--- START ---

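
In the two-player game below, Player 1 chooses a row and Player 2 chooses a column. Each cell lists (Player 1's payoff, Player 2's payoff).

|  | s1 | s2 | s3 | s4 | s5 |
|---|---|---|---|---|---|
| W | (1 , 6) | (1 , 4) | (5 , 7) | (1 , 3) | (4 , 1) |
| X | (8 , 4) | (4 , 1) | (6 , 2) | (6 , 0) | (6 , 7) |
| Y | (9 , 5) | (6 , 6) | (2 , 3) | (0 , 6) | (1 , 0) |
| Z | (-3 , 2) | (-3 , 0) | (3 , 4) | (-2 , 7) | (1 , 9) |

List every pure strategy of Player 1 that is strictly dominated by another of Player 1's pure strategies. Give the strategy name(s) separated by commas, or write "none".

W is strictly dominated by X (s1: 8>1, s2: 4>1, s3: 6>5, s4: 6>1, s5: 6>4).
X: no other strategy beats it everywhere (W at s1 (8>1); Y at s3 (6>2); Z at s1 (8>-3)).
Y is not dominated — it holds its own against W at s1 (9>1); X at s1 (9>8); Z at s1 (9>-3).
Z: dominated, since W does at least as well everywhere (s1: 1>-3, s2: 1>-3, s3: 5>3, s4: 1>-2, s5: 4>1).

W, Z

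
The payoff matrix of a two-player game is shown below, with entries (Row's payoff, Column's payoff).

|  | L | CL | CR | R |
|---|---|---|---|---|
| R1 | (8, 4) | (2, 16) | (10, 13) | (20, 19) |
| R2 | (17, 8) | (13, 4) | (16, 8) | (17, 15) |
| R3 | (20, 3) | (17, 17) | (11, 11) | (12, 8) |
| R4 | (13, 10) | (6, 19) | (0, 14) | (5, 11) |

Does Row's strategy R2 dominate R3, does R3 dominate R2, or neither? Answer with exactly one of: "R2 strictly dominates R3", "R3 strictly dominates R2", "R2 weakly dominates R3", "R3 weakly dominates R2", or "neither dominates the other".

neither dominates the other

R2's payoffs vs R3's, by Column's action — L: 17<20, CL: 13<17, CR: 16>11, R: 17>12.
R2 does better at CR, R but worse at L, CL; neither strategy dominates the other.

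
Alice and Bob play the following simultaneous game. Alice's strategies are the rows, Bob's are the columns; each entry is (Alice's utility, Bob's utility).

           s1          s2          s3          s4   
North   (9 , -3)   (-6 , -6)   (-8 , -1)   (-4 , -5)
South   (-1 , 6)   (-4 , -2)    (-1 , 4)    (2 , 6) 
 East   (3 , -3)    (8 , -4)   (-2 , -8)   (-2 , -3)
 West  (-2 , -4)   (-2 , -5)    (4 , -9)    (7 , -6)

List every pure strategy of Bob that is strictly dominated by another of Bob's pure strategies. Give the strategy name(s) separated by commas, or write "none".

s2

s1 is not dominated — it holds its own against s2 at North (-3>-6); s3 at South (6>4); s4 at North (-3>-5).
s2 is strictly dominated by s1 (North: -3>-6, South: 6>-2, East: -3>-4, West: -4>-5).
s3 is not dominated — it holds its own against s1 at North (-1>-3); s2 at North (-1>-6); s4 at North (-1>-5).
s4: no other strategy beats it everywhere (s1 at South (6=6); s2 at North (-5>-6); s3 at South (6>4)).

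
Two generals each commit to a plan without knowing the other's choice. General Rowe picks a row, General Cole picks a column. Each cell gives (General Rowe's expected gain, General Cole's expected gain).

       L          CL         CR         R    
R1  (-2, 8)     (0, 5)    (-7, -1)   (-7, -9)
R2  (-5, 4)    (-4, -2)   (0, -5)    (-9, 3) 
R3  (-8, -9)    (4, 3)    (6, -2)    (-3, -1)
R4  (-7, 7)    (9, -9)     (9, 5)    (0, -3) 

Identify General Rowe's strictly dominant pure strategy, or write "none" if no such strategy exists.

R1 fails to dominate R2 at CR (-7<0).
R2 fails to dominate R1 at L (-5<-2).
R3 fails to dominate R1 at L (-8<-2).
R4 fails to dominate R1 at L (-7<-2).
No single strategy dominates all the others.

none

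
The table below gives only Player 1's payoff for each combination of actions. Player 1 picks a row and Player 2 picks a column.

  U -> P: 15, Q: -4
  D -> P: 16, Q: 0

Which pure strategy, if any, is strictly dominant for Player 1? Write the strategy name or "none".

D vs U: P: 16>15, Q: 0>-4.
D strictly beats every other strategy against every opponent action, so it is strictly dominant.

D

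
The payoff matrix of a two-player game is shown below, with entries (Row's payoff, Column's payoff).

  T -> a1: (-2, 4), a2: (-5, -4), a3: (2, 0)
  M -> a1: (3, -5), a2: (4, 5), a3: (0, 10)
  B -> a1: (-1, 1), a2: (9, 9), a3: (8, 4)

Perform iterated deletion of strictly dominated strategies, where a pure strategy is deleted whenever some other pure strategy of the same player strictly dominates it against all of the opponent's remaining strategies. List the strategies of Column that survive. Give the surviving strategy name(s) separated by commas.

a2

Row's strategy T is strictly dominated by B (a1: -1>-2, a2: 9>-5, a3: 8>2) and is removed.
Column's strategy a1 is strictly dominated by a2 (M: 5>-5, B: 9>1) and is removed.
For Row, B strictly dominates M on the remaining columns (a2: 9>4, a3: 8>0); eliminate M.
Column's strategy a3 is strictly dominated by a2 (B: 9>4) and is removed.
Among the remaining strategies, none is strictly dominated by another pure strategy of the same player, so the elimination stops.
Surviving strategies — Row: {B}; Column: {a2}.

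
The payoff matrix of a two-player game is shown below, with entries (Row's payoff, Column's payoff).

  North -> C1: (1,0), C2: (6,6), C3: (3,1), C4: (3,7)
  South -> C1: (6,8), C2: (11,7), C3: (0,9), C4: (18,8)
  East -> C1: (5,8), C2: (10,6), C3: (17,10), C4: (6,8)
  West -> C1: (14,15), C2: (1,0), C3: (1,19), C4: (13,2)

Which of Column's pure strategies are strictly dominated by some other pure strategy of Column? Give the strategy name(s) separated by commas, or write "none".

C1: dominated, since C3 does at least as well everywhere (North: 1>0, South: 9>8, East: 10>8, West: 19>15).
C2 is strictly dominated by C4 (North: 7>6, South: 8>7, East: 8>6, West: 2>0).
C3: no other strategy beats it everywhere (C1 at North (1>0); C2 at South (9>7); C4 at South (9>8)).
C4 is not dominated — it holds its own against C1 at North (7>0); C2 at North (7>6); C3 at North (7>1).

C1, C2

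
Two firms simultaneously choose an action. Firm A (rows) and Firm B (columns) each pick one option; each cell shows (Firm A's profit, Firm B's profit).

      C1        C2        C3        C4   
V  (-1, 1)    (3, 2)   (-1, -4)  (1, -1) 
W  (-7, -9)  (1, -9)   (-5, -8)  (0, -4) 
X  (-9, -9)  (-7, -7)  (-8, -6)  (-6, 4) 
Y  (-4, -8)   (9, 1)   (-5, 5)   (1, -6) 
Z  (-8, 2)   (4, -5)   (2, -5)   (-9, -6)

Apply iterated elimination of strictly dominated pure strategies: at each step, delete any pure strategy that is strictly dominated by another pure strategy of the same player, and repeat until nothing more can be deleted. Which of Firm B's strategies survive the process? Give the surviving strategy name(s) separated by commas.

C1, C2, C3

For Firm A, V strictly dominates W on the remaining columns (C1: -1>-7, C2: 3>1, C3: -1>-5, C4: 1>0); eliminate W.
Firm A's strategy X is strictly dominated by V (C1: -1>-9, C2: 3>-7, C3: -1>-8, C4: 1>-6) and is removed.
Firm B's strategy C4 is strictly dominated by C2 (V: 2>-1, Y: 1>-6, Z: -5>-6) and is removed.
Among the remaining strategies, none is strictly dominated by another pure strategy of the same player, so the elimination stops.
Surviving strategies — Firm A: {V, Y, Z}; Firm B: {C1, C2, C3}.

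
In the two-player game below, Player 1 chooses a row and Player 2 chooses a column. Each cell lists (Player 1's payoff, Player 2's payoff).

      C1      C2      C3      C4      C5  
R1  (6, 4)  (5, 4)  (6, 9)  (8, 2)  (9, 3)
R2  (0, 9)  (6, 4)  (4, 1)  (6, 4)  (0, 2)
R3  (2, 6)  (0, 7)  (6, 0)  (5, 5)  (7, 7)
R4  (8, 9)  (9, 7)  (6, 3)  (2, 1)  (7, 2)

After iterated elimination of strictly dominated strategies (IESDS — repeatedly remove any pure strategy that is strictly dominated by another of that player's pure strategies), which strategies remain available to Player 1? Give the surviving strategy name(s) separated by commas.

R1, R3, R4

For Player 2, C1 strictly dominates C4 on the remaining rows (R1: 4>2, R2: 9>4, R3: 6>5, R4: 9>1); eliminate C4.
Row R2 is eliminated: R4 beats it against every remaining column (C1: 8>0, C2: 9>6, C3: 6>4, C5: 7>0).
Among the remaining strategies, none is strictly dominated by another pure strategy of the same player, so the elimination stops.
Surviving strategies — Player 1: {R1, R3, R4}; Player 2: {C1, C2, C3, C5}.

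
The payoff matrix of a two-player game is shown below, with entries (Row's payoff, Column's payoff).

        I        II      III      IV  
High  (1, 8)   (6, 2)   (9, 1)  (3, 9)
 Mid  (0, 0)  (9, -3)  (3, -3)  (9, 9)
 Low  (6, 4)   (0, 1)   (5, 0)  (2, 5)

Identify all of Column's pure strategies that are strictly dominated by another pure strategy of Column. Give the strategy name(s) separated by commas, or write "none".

I: dominated, since IV does at least as well everywhere (High: 9>8, Mid: 9>0, Low: 5>4).
II: dominated, since I does at least as well everywhere (High: 8>2, Mid: 0>-3, Low: 4>1).
III: dominated, since I does at least as well everywhere (High: 8>1, Mid: 0>-3, Low: 4>0).
IV is not dominated — it holds its own against I at High (9>8); II at High (9>2); III at High (9>1).

I, II, III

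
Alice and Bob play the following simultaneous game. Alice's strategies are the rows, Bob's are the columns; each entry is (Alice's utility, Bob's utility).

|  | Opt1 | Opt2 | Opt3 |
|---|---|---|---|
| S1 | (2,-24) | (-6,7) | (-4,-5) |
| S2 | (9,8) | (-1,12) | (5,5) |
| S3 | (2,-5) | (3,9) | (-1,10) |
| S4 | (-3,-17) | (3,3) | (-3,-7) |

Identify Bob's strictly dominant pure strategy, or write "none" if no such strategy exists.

Opt1 fails to dominate Opt2 at S1 (-24<7).
Opt2 fails to dominate Opt3 at S3 (9<10).
Opt3 fails to dominate Opt1 at S2 (5<8).
No single strategy dominates all the others.

none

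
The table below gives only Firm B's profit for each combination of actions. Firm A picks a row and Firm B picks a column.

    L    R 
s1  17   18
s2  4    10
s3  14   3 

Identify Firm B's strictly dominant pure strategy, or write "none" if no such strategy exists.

none

L fails to dominate R at s1 (17<18).
R fails to dominate L at s3 (3<14).
No single strategy dominates all the others.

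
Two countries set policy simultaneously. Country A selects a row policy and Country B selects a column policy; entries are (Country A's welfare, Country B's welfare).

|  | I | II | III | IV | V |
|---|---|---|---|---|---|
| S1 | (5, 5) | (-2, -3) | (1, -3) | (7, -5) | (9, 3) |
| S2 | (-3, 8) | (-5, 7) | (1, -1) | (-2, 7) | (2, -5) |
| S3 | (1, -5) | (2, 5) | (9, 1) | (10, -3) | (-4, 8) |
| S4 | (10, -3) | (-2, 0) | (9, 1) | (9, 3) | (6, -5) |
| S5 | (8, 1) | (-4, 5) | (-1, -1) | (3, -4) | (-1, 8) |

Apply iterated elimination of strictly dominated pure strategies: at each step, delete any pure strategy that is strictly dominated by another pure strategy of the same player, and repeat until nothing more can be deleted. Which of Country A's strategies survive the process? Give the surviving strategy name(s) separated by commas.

Row S2 is eliminated: S4 beats it against every remaining column (I: 10>-3, II: -2>-5, III: 9>1, IV: 9>-2, V: 6>2).
For Country A, S4 strictly dominates S5 on the remaining columns (I: 10>8, II: -2>-4, III: 9>-1, IV: 9>3, V: 6>-1); eliminate S5.
Among the remaining strategies, none is strictly dominated by another pure strategy of the same player, so the elimination stops.
Surviving strategies — Country A: {S1, S3, S4}; Country B: {I, II, III, IV, V}.

S1, S3, S4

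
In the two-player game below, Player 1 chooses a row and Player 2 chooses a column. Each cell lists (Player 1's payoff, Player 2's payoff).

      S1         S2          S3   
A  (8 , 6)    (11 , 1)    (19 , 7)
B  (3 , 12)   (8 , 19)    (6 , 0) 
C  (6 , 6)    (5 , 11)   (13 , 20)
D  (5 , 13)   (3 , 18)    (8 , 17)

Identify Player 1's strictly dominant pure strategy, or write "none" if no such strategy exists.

A

A vs B: S1: 8>3, S2: 11>8, S3: 19>6.
A vs C: S1: 8>6, S2: 11>5, S3: 19>13.
A vs D: S1: 8>5, S2: 11>3, S3: 19>8.
A strictly beats every other strategy against every opponent action, so it is strictly dominant.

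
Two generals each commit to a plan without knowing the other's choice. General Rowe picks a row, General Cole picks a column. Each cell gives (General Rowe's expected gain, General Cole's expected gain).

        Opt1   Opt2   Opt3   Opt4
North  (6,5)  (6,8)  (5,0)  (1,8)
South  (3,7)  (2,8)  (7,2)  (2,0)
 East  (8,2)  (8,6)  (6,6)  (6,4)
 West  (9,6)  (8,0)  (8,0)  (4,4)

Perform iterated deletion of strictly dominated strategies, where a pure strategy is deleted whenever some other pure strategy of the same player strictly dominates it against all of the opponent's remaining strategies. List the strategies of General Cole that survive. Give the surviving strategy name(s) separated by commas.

For General Rowe, East strictly dominates North on the remaining columns (Opt1: 8>6, Opt2: 8>6, Opt3: 6>5, Opt4: 6>1); eliminate North.
Row South is eliminated: West beats it against every remaining column (Opt1: 9>3, Opt2: 8>2, Opt3: 8>7, Opt4: 4>2).
Among the remaining strategies, none is strictly dominated by another pure strategy of the same player, so the elimination stops.
Surviving strategies — General Rowe: {East, West}; General Cole: {Opt1, Opt2, Opt3, Opt4}.

Opt1, Opt2, Opt3, Opt4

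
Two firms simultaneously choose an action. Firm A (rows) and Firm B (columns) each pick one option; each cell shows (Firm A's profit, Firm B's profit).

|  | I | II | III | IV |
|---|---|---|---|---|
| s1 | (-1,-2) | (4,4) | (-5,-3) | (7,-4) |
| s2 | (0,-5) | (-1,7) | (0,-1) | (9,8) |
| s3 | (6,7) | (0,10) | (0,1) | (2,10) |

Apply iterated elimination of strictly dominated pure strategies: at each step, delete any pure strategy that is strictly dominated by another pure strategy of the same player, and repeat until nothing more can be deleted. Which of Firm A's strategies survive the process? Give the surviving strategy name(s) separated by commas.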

--- END ---

Return only the number of lines in the entries that contain the string "combination".

2